### Data listing ###
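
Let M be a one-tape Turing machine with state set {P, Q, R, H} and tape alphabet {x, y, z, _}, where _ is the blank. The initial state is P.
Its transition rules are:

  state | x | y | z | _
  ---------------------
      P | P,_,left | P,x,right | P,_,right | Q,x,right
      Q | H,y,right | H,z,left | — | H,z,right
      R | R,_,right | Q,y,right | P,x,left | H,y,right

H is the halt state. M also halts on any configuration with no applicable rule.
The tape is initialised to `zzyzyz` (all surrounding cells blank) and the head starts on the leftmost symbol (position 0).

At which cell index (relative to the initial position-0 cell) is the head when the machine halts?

state=P head=0 tape=[z]zyzyz___   (P,z)→(P,_,right)
state=P head=1 tape=_[z]yzyz___   (P,z)→(P,_,right)
state=P head=2 tape=__[y]zyz___   (P,y)→(P,x,right)
state=P head=3 tape=__x[z]yz___   (P,z)→(P,_,right)
state=P head=4 tape=__x_[y]z___   (P,y)→(P,x,right)
state=P head=5 tape=__x_x[z]___   (P,z)→(P,_,right)
state=P head=6 tape=__x_x_[_]__   (P,_)→(Q,x,right)
state=Q head=7 tape=__x_x_x[_]_   (Q,_)→(H,z,right)
state=H head=8 tape=__x_x_xz[_]
At halt the head is at cell 8.

8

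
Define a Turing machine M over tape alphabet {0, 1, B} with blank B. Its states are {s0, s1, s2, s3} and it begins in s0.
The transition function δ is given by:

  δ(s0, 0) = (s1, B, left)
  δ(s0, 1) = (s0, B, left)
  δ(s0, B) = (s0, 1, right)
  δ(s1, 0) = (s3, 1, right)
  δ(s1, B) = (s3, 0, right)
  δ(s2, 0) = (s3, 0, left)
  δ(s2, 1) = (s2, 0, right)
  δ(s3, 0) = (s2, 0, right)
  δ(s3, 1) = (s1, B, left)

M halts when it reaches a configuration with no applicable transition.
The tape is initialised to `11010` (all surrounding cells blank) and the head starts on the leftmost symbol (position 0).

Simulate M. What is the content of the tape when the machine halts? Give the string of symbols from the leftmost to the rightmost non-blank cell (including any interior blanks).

1111B10

s0 | BB[1]1010   read 1 → write B, move left, go to s0
s0 | B[B]B1010   read B → write 1, move right, go to s0
s0 | B1[B]1010   read B → write 1, move right, go to s0
s0 | B11[1]010   read 1 → write B, move left, go to s0
s0 | B1[1]B010   read 1 → write B, move left, go to s0
s0 | B[1]BB010   read 1 → write B, move left, go to s0
s0 | [B]BBB010   read B → write 1, move right, go to s0
s0 | 1[B]BB010   read B → write 1, move right, go to s0
s0 | 11[B]B010   read B → write 1, move right, go to s0
s0 | 111[B]010   read B → write 1, move right, go to s0
s0 | 1111[0]10   read 0 → write B, move left, go to s1
s1 | 111[1]B10
The non-blank tape span at halt is 1111B10.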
###
_Problem statement:_ Lines holding the string "surrounding" must be copied out of the entries above.

_Solved problem:_
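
The tape is initialised to `zzyzyz` (all surrounding cells blank) and the head starts on the leftmost symbol (position 0).
The tape is initialised to `11010` (all surrounding cells blank) and the head starts on the leftmost symbol (position 0).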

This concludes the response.